- Opening Delimiter -

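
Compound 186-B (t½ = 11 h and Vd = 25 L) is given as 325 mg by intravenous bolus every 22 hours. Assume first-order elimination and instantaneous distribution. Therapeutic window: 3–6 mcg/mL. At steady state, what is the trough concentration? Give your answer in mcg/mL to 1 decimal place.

4.3 mcg/mL

The dosing interval is 2 half-lives, so f = 2^(−2) = 0.25.
Accumulation ratio R = 1/(1 − f) = 1/0.75 = 4/3.
Single-dose peak C₀ = D/Vd = 325/25 = 13 mcg/mL.
Steady-state peak Cmax,ss = C₀·R = 13 × 4/3 ≈ 17.333 mcg/mL.
Steady-state trough Cmin,ss = Cmax,ss·f ≈ 17.333 × 0.25 ≈ 4.333 mcg/mL.
Trough 4.3 mcg/mL vs MEC 3 mcg/mL: adequate.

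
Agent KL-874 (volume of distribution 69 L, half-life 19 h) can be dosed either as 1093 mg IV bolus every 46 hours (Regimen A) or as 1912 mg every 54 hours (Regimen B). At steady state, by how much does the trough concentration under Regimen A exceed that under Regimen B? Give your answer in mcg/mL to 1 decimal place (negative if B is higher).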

- Closing Delimiter -

• Exercise requirements
Each record above should be returned exactly as written.

• Task output
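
Compound 186-B (t½ = 11 h and Vd = 25 L) is given as 325 mg by intravenous bolus every 22 hours. Assume first-order elimination and instantaneous distribution. Therapeutic window: 3–6 mcg/mL. At steady state, what is the trough concentration? Give your answer in mcg/mL to 1 decimal place.

4.3 mcg/mL

The dosing interval is 2 half-lives, so f = 2^(−2) = 0.25.
Accumulation ratio R = 1/(1 − f) = 1/0.75 = 4/3.
Single-dose peak C₀ = D/Vd = 325/25 = 13 mcg/mL.
Steady-state peak Cmax,ss = C₀·R = 13 × 4/3 ≈ 17.333 mcg/mL.
Steady-state trough Cmin,ss = Cmax,ss·f ≈ 17.333 × 0.25 ≈ 4.333 mcg/mL.
Trough 4.3 mcg/mL vs MEC 3 mcg/mL: adequate.

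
Agent KL-874 (volume of distribution 69 L, half-life 19 h) can be dosed either as 1093 mg IV bolus every 46 hours (Regimen A) or as 1912 mg every 54 hours (Regimen B). At steady state, by how much does the trough concentration under Regimen A exceed that under Regimen B? Give your answer in mcg/mL to 1 decimal place (negative if B is higher).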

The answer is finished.